[Dataset entries]
○ ○ ○ ○ ○ ○ ○

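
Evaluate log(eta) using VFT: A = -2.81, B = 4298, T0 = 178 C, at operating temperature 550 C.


VFT equation: log(eta) = A + B / (T - T0)
  T - T0 = 550 - 178 = 372
  B / (T - T0) = 4298 / 372 = 11.554
  log(eta) = -2.81 + 11.554 = 8.744

8.744


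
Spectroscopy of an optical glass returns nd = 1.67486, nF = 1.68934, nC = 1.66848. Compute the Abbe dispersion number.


Abbe number formula: Vd = (nd - 1) / (nF - nC)
  nd - 1 = 1.67486 - 1 = 0.67486
  nF - nC = 1.68934 - 1.66848 = 0.02086
  Vd = 0.67486 / 0.02086 = 32.35

32.35


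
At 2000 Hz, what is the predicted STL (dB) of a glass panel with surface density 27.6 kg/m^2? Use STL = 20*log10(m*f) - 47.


Mass law: STL = 20 * log10(m * f) - 47
  m * f = 27.6 * 2000 = 55200
  log10(55200) = 4.74194
  STL = 20 * 4.74194 - 47 = 94.8388 - 47 = 47.8 dB

47.8 dB


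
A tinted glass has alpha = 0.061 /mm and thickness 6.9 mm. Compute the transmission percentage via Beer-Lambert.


Beer-Lambert law: T = exp(-alpha * thickness)
  exponent = -0.061 * 6.9 = -0.4209
  T = exp(-0.4209) = 0.6565
  Percentage = 0.6565 * 100 = 65.65%

65.65%


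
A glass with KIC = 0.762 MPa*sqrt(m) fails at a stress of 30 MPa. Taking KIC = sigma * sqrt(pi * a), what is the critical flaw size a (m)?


Rearrange KIC = sigma * sqrt(pi * a):
  sqrt(pi * a) = KIC / sigma
  sqrt(pi * a) = 0.762 / 30 = 0.0254
  a = (KIC / sigma)^2 / pi
  a = 0.0254^2 / pi = 0.0002054 m

0.0002054 m


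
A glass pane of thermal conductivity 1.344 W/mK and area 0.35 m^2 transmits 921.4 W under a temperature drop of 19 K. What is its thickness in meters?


Fourier's law: t = k * A * dT / Q
  t = 1.344 * 0.35 * 19 / 921.4
  t = 8.9376 / 921.4 = 0.0097 m

0.0097 m


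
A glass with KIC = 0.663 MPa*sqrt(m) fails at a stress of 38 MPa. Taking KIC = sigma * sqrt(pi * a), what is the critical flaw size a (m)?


Rearrange KIC = sigma * sqrt(pi * a):
  sqrt(pi * a) = KIC / sigma
  sqrt(pi * a) = 0.663 / 38 = 0.017447
  a = (KIC / sigma)^2 / pi
  a = 0.017447^2 / pi = 0.0000969 m

0.0000969 m


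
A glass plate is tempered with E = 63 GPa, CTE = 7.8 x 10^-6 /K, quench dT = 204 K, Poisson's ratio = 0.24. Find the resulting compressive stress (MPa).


Tempering stress: sigma = E * alpha * dT / (1 - nu)
  E (MPa) = 63 * 1000 = 63000
  Numerator = 63000 * (7.8 x 10^-6) * 204 = 100.2456
  Denominator = 1 - 0.24 = 0.76
  sigma = 100.2456 / 0.76 = 131.9 MPa

131.9 MPa


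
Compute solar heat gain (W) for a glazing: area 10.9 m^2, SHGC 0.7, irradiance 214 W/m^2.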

○ ○ ○ ○ ○ ○ ○

The required answer is the complete data, repeated exactly.

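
Evaluate log(eta) using VFT: A = -2.81, B = 4298, T0 = 178 C, at operating temperature 550 C.


VFT equation: log(eta) = A + B / (T - T0)
  T - T0 = 550 - 178 = 372
  B / (T - T0) = 4298 / 372 = 11.554
  log(eta) = -2.81 + 11.554 = 8.744

8.744


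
Spectroscopy of an optical glass returns nd = 1.67486, nF = 1.68934, nC = 1.66848. Compute the Abbe dispersion number.


Abbe number formula: Vd = (nd - 1) / (nF - nC)
  nd - 1 = 1.67486 - 1 = 0.67486
  nF - nC = 1.68934 - 1.66848 = 0.02086
  Vd = 0.67486 / 0.02086 = 32.35

32.35


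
At 2000 Hz, what is the predicted STL (dB) of a glass panel with surface density 27.6 kg/m^2? Use STL = 20*log10(m*f) - 47.


Mass law: STL = 20 * log10(m * f) - 47
  m * f = 27.6 * 2000 = 55200
  log10(55200) = 4.74194
  STL = 20 * 4.74194 - 47 = 94.8388 - 47 = 47.8 dB

47.8 dB


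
A tinted glass has alpha = 0.061 /mm and thickness 6.9 mm. Compute the transmission percentage via Beer-Lambert.


Beer-Lambert law: T = exp(-alpha * thickness)
  exponent = -0.061 * 6.9 = -0.4209
  T = exp(-0.4209) = 0.6565
  Percentage = 0.6565 * 100 = 65.65%

65.65%


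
A glass with KIC = 0.762 MPa*sqrt(m) fails at a stress of 30 MPa. Taking KIC = sigma * sqrt(pi * a), what is the critical flaw size a (m)?


Rearrange KIC = sigma * sqrt(pi * a):
  sqrt(pi * a) = KIC / sigma
  sqrt(pi * a) = 0.762 / 30 = 0.0254
  a = (KIC / sigma)^2 / pi
  a = 0.0254^2 / pi = 0.0002054 m

0.0002054 m


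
A glass pane of thermal conductivity 1.344 W/mK and area 0.35 m^2 transmits 921.4 W under a temperature drop of 19 K. What is its thickness in meters?


Fourier's law: t = k * A * dT / Q
  t = 1.344 * 0.35 * 19 / 921.4
  t = 8.9376 / 921.4 = 0.0097 m

0.0097 m


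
A glass with KIC = 0.663 MPa*sqrt(m) fails at a stress of 38 MPa. Taking KIC = sigma * sqrt(pi * a), what is the critical flaw size a (m)?


Rearrange KIC = sigma * sqrt(pi * a):
  sqrt(pi * a) = KIC / sigma
  sqrt(pi * a) = 0.663 / 38 = 0.017447
  a = (KIC / sigma)^2 / pi
  a = 0.017447^2 / pi = 0.0000969 m

0.0000969 m


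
A glass plate is tempered with E = 63 GPa, CTE = 7.8 x 10^-6 /K, quench dT = 204 K, Poisson's ratio = 0.24. Find the resulting compressive stress (MPa).


Tempering stress: sigma = E * alpha * dT / (1 - nu)
  E (MPa) = 63 * 1000 = 63000
  Numerator = 63000 * (7.8 x 10^-6) * 204 = 100.2456
  Denominator = 1 - 0.24 = 0.76
  sigma = 100.2456 / 0.76 = 131.9 MPa

131.9 MPa


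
Compute solar heat gain (W) for a glazing: area 10.9 m^2, SHGC 0.7, irradiance 214 W/m^2.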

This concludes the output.